◆ Exercise prompt
The answer should match the records character for character.

◆ Data section
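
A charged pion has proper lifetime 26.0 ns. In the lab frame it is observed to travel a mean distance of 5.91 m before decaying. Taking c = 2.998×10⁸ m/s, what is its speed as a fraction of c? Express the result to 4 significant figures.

0.6042c

Lab distance = (lab lifetime)·v = γτ·βc, so βγ = d/(cτ) = 5.910/(2.998×10⁸ × 2.600×10^-8) = 0.7582.
With βγ = 0.7582: γ² = 1 + (βγ)² = 1.574867, and β = (βγ)/γ = 0.7582/1.25494 = 0.6042.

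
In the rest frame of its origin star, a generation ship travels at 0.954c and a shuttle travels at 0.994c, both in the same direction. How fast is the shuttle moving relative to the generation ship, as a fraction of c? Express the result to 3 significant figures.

0.773c

Transform to the generation ship's frame: u' = (u − v)/(1 − uv/c²).
u' = (0.994 − 0.954)/(1 − 0.994×0.954) = 0.04/0.051724 = 0.77334.
Speed in the generation ship's frame: 0.773c (in the same direction).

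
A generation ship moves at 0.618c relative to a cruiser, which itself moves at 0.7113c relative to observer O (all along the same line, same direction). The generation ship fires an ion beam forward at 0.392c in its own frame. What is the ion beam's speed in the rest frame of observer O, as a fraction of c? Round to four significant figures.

0.9658c

Compose velocities in two stages. Stage 1 (into S'): u₁ = (0.392+0.618)/(1+0.392×0.618) = 0.81304.
Stage 2 (into S): u = (0.81304+0.7113)/(1+0.81304×0.7113) = 0.9658, so the speed is 0.9658c.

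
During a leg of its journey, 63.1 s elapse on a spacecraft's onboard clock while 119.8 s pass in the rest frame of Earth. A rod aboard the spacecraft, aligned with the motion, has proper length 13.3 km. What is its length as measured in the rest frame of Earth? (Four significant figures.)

From Δt = γΔτ: γ = 119.8/63.1 = 1.89857.
L = L₀/γ = 13.3/1.89857 = 7.005 km.

7.005 km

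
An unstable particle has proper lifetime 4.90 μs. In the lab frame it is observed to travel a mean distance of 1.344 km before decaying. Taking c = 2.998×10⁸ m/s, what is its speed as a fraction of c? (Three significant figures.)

Lab distance = (lab lifetime)·v = γτ·βc, so βγ = d/(cτ) = 1344/(2.998×10⁸ × 4.900×10^-6) = 0.9149.
With βγ = 0.9149: γ² = 1 + (βγ)² = 1.837042, and β = (βγ)/γ = 0.9149/1.35538 = 0.675.

0.675c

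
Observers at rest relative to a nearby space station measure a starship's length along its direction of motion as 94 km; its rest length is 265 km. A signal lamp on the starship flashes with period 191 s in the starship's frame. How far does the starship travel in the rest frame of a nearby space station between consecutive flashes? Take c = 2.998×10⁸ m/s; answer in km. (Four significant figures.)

1.509×10^8 km

γ = L₀/L = 265/94 = 2.81915.
β = √(1 − 1/γ²) = 0.93497. Lab-frame period = γτ = 2.81915×191 s = 538.46 s. Distance = βc × γτ = 0.93497 × 2.998×10⁸ m/s × 538.46 s = 1.5093×10^11 m = 1.509×10^8 km.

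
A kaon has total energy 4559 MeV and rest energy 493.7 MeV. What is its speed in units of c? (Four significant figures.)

0.9941c

Total energy E = γmc² gives γ = 4559/493.7 = 9.2344.
Hence β = √(1 − 1/γ²) = √(1 − 0.0117269) = √0.9882731 = 0.9941.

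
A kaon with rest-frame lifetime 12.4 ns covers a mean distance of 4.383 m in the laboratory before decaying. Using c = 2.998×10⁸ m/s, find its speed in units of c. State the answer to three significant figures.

Lab distance = (lab lifetime)·v = γτ·βc, so βγ = d/(cτ) = 4.383/(2.998×10⁸ × 1.240×10^-8) = 1.179.
With βγ = 1.179: γ² = 1 + (βγ)² = 2.39004, and β = (βγ)/γ = 1.179/1.54598 = 0.763.

0.763c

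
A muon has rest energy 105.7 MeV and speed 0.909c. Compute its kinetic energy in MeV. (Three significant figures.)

148 MeV

With β = 0.909, γ = 1/√(1 − 0.909²) = 1/√0.173719 = 2.3993.
Kinetic energy: K = (γ − 1)mc² = (2.3993 − 1) × 105.7 MeV = 1.3993 × 105.7 = 148 MeV.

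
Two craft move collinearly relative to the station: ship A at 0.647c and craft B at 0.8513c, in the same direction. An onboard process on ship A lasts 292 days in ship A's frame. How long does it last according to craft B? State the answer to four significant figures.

Speed of ship A in craft B's frame: u = (v_A − v_B)/(1 − v_A v_B/c²) = (0.647 − 0.8513)/(1 − 0.647×0.8513) = −0.2043/0.4492089 = −0.4548; |u| = 0.4548c.
γ for this relative speed: γ = 1/√(1 − 0.206843) = 1.1228.
The clock on ship A records proper time, so craft B measures Δt = γΔτ = 1.1228 × 292 = 327.9 days.

327.9 days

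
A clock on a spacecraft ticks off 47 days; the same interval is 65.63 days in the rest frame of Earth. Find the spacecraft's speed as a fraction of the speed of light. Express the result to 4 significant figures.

γ = Δt/Δτ = 65.63/47 = 1.3964.
β = √(1 − 1/γ²) = √(1 − 0.512838) = √0.487162 = 0.6980.

0.6980c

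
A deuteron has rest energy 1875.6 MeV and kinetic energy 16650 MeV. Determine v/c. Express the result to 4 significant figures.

γ = 1 + K/(mc²) = 1 + 16650/1875.6 = 9.8772.
β = √(1 − 1/γ²) = √(1 − 0.0102502) = √0.9897498 = 0.9949.

0.9949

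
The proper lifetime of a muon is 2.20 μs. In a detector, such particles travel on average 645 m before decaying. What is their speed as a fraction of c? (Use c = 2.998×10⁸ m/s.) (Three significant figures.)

Let x = d/(cτ) = 645.0 m / (2.998×10⁸ m/s × 2.200×10^-6 s) = 0.97792. Since d = βγcτ, x = βγ = β/√(1−β²).
Solving: β² = x²/(1+x²) = 0.956328/1.956328 = 0.488838, so β = 0.699.

0.699c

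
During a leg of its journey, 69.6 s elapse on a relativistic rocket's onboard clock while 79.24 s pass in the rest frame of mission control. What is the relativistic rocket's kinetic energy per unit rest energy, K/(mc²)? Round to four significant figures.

From Δt = γΔτ: γ = 79.24/69.6 = 1.13851.
Since K = (γ−1)mc², K/(mc²) = 1.13851 − 1 = 0.1385.

0.1385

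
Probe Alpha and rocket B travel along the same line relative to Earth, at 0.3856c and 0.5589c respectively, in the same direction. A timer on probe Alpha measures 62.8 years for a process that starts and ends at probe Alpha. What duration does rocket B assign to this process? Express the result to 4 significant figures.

64.39 years

The velocity of probe Alpha relative to rocket B is (0.3856 − 0.5589)c / (1 − 0.3856×0.5589) = −0.22091c; relative speed 0.22091c.
At |u| = 0.22091c, γ = (1 − 0.0488012)^(−1/2) = 1.0253.
Probe Alpha's interval is proper; time dilation gives Δt_B = γΔτ = 1.0253 × 62.8 years = 64.39 years.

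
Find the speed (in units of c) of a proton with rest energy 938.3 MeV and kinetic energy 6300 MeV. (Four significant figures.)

0.9916c

γ = 1 + K/(mc²) = 1 + 6300/938.3 = 7.7143.
β = √(1 − 1/γ²) = √(1 − 0.0168038) = √0.9831962 = 0.9916.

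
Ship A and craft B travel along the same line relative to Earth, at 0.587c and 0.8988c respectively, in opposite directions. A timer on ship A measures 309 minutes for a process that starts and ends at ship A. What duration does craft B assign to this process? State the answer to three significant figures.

1330 minutes

The velocity of ship A relative to craft B is (0.587 + 0.8988)c / (1 + 0.587×0.8988) = 0.97264c; relative speed 0.97264c.
γ for this relative speed: γ = 1/√(1 − 0.946029) = 4.3045.
The clock on ship A records proper time, so craft B measures Δt = γΔτ = 4.3045 × 309 = 1330 minutes.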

◆ Task answer
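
A charged pion has proper lifetime 26.0 ns. In the lab frame it is observed to travel a mean distance of 5.91 m before decaying. Taking c = 2.998×10⁸ m/s, what is its speed as a fraction of c? Express the result to 4 significant figures.

0.6042c

Lab distance = (lab lifetime)·v = γτ·βc, so βγ = d/(cτ) = 5.910/(2.998×10⁸ × 2.600×10^-8) = 0.7582.
With βγ = 0.7582: γ² = 1 + (βγ)² = 1.574867, and β = (βγ)/γ = 0.7582/1.25494 = 0.6042.

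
In the rest frame of its origin star, a generation ship travels at 0.954c and a shuttle travels at 0.994c, both in the same direction. How fast is the shuttle moving relative to the generation ship, as a fraction of c? Express the result to 3 significant figures.

0.773c

Transform to the generation ship's frame: u' = (u − v)/(1 − uv/c²).
u' = (0.994 − 0.954)/(1 − 0.994×0.954) = 0.04/0.051724 = 0.77334.
Speed in the generation ship's frame: 0.773c (in the same direction).

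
A generation ship moves at 0.618c relative to a cruiser, which itself moves at 0.7113c relative to observer O (all along the same line, same direction). The generation ship fires an ion beam forward at 0.392c in its own frame. What is the ion beam's speed in the rest frame of observer O, as a fraction of c? Round to four significant figures.

0.9658c

Compose velocities in two stages. Stage 1 (into S'): u₁ = (0.392+0.618)/(1+0.392×0.618) = 0.81304.
Stage 2 (into S): u = (0.81304+0.7113)/(1+0.81304×0.7113) = 0.9658, so the speed is 0.9658c.

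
During a leg of its journey, 63.1 s elapse on a spacecraft's onboard clock while 119.8 s pass in the rest frame of Earth. A rod aboard the spacecraft, aligned with the motion, has proper length 13.3 km. What is its length as measured in the rest frame of Earth? (Four significant figures.)

From Δt = γΔτ: γ = 119.8/63.1 = 1.89857.
L = L₀/γ = 13.3/1.89857 = 7.005 km.

7.005 km

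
An unstable particle has proper lifetime 4.90 μs. In the lab frame it is observed to travel a mean distance of 1.344 km before decaying. Taking c = 2.998×10⁸ m/s, what is its speed as a fraction of c? (Three significant figures.)

Lab distance = (lab lifetime)·v = γτ·βc, so βγ = d/(cτ) = 1344/(2.998×10⁸ × 4.900×10^-6) = 0.9149.
With βγ = 0.9149: γ² = 1 + (βγ)² = 1.837042, and β = (βγ)/γ = 0.9149/1.35538 = 0.675.

0.675c

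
Observers at rest relative to a nearby space station measure a starship's length along its direction of motion as 94 km; its rest length is 265 km. A signal lamp on the starship flashes with period 191 s in the starship's frame. How far does the starship travel in the rest frame of a nearby space station between consecutive flashes? Take c = 2.998×10⁸ m/s; answer in km. (Four significant figures.)

1.509×10^8 km

γ = L₀/L = 265/94 = 2.81915.
β = √(1 − 1/γ²) = 0.93497. Lab-frame period = γτ = 2.81915×191 s = 538.46 s. Distance = βc × γτ = 0.93497 × 2.998×10⁸ m/s × 538.46 s = 1.5093×10^11 m = 1.509×10^8 km.

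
A kaon has total energy 4559 MeV and rest energy 493.7 MeV. What is its speed in units of c? (Four significant figures.)

0.9941c

Total energy E = γmc² gives γ = 4559/493.7 = 9.2344.
Hence β = √(1 − 1/γ²) = √(1 − 0.0117269) = √0.9882731 = 0.9941.

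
A kaon with rest-frame lifetime 12.4 ns covers a mean distance of 4.383 m in the laboratory before decaying. Using c = 2.998×10⁸ m/s, find its speed in units of c. State the answer to three significant figures.

Lab distance = (lab lifetime)·v = γτ·βc, so βγ = d/(cτ) = 4.383/(2.998×10⁸ × 1.240×10^-8) = 1.179.
With βγ = 1.179: γ² = 1 + (βγ)² = 2.39004, and β = (βγ)/γ = 1.179/1.54598 = 0.763.

0.763c

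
A muon has rest energy 105.7 MeV and speed 0.909c. Compute its kinetic energy in MeV. (Three significant figures.)

148 MeV

With β = 0.909, γ = 1/√(1 − 0.909²) = 1/√0.173719 = 2.3993.
Kinetic energy: K = (γ − 1)mc² = (2.3993 − 1) × 105.7 MeV = 1.3993 × 105.7 = 148 MeV.

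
Two craft move collinearly relative to the station: ship A at 0.647c and craft B at 0.8513c, in the same direction. An onboard process on ship A lasts 292 days in ship A's frame. How long does it last according to craft B? State the answer to four significant figures.

Speed of ship A in craft B's frame: u = (v_A − v_B)/(1 − v_A v_B/c²) = (0.647 − 0.8513)/(1 − 0.647×0.8513) = −0.2043/0.4492089 = −0.4548; |u| = 0.4548c.
γ for this relative speed: γ = 1/√(1 − 0.206843) = 1.1228.
The clock on ship A records proper time, so craft B measures Δt = γΔτ = 1.1228 × 292 = 327.9 days.

327.9 days

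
A clock on a spacecraft ticks off 47 days; the same interval is 65.63 days in the rest frame of Earth. Find the spacecraft's speed as a fraction of the speed of light. Express the result to 4 significant figures.

γ = Δt/Δτ = 65.63/47 = 1.3964.
β = √(1 − 1/γ²) = √(1 − 0.512838) = √0.487162 = 0.6980.

0.6980c

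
A deuteron has rest energy 1875.6 MeV and kinetic energy 16650 MeV. Determine v/c. Express the result to 4 significant figures.

γ = 1 + K/(mc²) = 1 + 16650/1875.6 = 9.8772.
β = √(1 − 1/γ²) = √(1 − 0.0102502) = √0.9897498 = 0.9949.

0.9949

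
The proper lifetime of a muon is 2.20 μs. In a detector, such particles travel on average 645 m before decaying. What is their speed as a fraction of c? (Use c = 2.998×10⁸ m/s.) (Three significant figures.)

Let x = d/(cτ) = 645.0 m / (2.998×10⁸ m/s × 2.200×10^-6 s) = 0.97792. Since d = βγcτ, x = βγ = β/√(1−β²).
Solving: β² = x²/(1+x²) = 0.956328/1.956328 = 0.488838, so β = 0.699.

0.699c

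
During a leg of its journey, 69.6 s elapse on a relativistic rocket's onboard clock while 79.24 s pass in the rest frame of mission control. What is the relativistic rocket's kinetic energy per unit rest energy, K/(mc²)? Round to four significant figures.

From Δt = γΔτ: γ = 79.24/69.6 = 1.13851.
Since K = (γ−1)mc², K/(mc²) = 1.13851 − 1 = 0.1385.

0.1385

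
Probe Alpha and rocket B travel along the same line relative to Earth, at 0.3856c and 0.5589c respectively, in the same direction. A timer on probe Alpha measures 62.8 years for a process that starts and ends at probe Alpha. What duration does rocket B assign to this process? Express the result to 4 significant figures.

64.39 years

The velocity of probe Alpha relative to rocket B is (0.3856 − 0.5589)c / (1 − 0.3856×0.5589) = −0.22091c; relative speed 0.22091c.
At |u| = 0.22091c, γ = (1 − 0.0488012)^(−1/2) = 1.0253.
Probe Alpha's interval is proper; time dilation gives Δt_B = γΔτ = 1.0253 × 62.8 years = 64.39 years.

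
Find the speed (in units of c) of a proton with rest energy 938.3 MeV and kinetic energy 6300 MeV. (Four significant figures.)

0.9916c

γ = 1 + K/(mc²) = 1 + 6300/938.3 = 7.7143.
β = √(1 − 1/γ²) = √(1 − 0.0168038) = √0.9831962 = 0.9916.

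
Ship A and craft B travel along the same line relative to Earth, at 0.587c and 0.8988c respectively, in opposite directions. A timer on ship A measures 309 minutes for a process that starts and ends at ship A. What duration does craft B assign to this process? State the answer to three significant figures.

1330 minutes

The velocity of ship A relative to craft B is (0.587 + 0.8988)c / (1 + 0.587×0.8988) = 0.97264c; relative speed 0.97264c.
γ for this relative speed: γ = 1/√(1 − 0.946029) = 4.3045.
The clock on ship A records proper time, so craft B measures Δt = γΔτ = 4.3045 × 309 = 1330 minutes.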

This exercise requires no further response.